-- TASK DETAILS --
What you return must be an exact copy of the lines in the listing below between the line holding "Show that x" and the line holding "x^2 y'' + (x^2 + 2x) y' - 3x y = 0", inclusive, and nothing more.

= = = =

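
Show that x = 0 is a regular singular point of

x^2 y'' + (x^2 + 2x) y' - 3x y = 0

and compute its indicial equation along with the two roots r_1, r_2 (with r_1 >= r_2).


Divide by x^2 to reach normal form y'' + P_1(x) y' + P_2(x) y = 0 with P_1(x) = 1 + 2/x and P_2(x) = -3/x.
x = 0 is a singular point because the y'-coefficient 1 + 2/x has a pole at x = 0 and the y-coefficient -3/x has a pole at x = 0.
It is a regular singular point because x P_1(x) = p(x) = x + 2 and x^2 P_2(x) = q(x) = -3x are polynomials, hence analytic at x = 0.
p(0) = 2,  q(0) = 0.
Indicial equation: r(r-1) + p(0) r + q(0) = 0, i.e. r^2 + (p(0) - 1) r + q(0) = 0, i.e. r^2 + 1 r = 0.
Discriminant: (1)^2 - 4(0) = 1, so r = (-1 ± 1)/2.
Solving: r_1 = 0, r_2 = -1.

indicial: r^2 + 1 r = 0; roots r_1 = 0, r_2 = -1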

= = = =

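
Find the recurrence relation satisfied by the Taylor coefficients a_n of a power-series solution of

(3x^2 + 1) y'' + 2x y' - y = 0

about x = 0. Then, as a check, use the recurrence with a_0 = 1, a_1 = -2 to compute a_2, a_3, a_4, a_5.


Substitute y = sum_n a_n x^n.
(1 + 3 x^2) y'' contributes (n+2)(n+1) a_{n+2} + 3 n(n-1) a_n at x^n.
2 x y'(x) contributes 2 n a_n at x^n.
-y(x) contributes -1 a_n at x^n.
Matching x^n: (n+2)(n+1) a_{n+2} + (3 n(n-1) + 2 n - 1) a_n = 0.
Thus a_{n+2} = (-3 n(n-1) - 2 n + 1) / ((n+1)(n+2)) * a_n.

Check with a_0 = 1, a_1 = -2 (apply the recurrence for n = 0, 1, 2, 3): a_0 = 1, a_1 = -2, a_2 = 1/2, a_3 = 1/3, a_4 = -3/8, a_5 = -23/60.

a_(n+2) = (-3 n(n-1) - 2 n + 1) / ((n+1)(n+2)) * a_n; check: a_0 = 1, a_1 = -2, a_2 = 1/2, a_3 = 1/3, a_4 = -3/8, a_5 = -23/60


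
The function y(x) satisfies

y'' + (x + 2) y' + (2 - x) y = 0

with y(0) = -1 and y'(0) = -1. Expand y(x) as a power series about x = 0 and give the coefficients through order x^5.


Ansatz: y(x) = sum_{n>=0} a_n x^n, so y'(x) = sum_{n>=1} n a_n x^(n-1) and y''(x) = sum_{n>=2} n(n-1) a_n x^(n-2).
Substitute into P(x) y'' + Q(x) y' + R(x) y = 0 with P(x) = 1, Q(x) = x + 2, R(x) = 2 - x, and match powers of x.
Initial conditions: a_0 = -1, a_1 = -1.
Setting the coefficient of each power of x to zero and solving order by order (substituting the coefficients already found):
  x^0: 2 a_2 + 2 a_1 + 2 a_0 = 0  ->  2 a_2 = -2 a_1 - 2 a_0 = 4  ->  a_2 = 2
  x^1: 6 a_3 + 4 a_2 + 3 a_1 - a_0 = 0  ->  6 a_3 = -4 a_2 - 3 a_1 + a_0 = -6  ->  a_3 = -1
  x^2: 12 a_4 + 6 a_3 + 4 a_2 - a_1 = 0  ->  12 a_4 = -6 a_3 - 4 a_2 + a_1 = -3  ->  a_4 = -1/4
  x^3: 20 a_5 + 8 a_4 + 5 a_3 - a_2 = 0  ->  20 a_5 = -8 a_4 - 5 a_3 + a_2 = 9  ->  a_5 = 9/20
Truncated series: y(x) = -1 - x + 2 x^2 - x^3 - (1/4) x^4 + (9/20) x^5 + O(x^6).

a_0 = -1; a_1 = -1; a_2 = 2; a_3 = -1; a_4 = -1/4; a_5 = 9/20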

= = = =

-- TASK OUTPUT --
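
Show that x = 0 is a regular singular point of

x^2 y'' + (x^2 + 2x) y' - 3x y = 0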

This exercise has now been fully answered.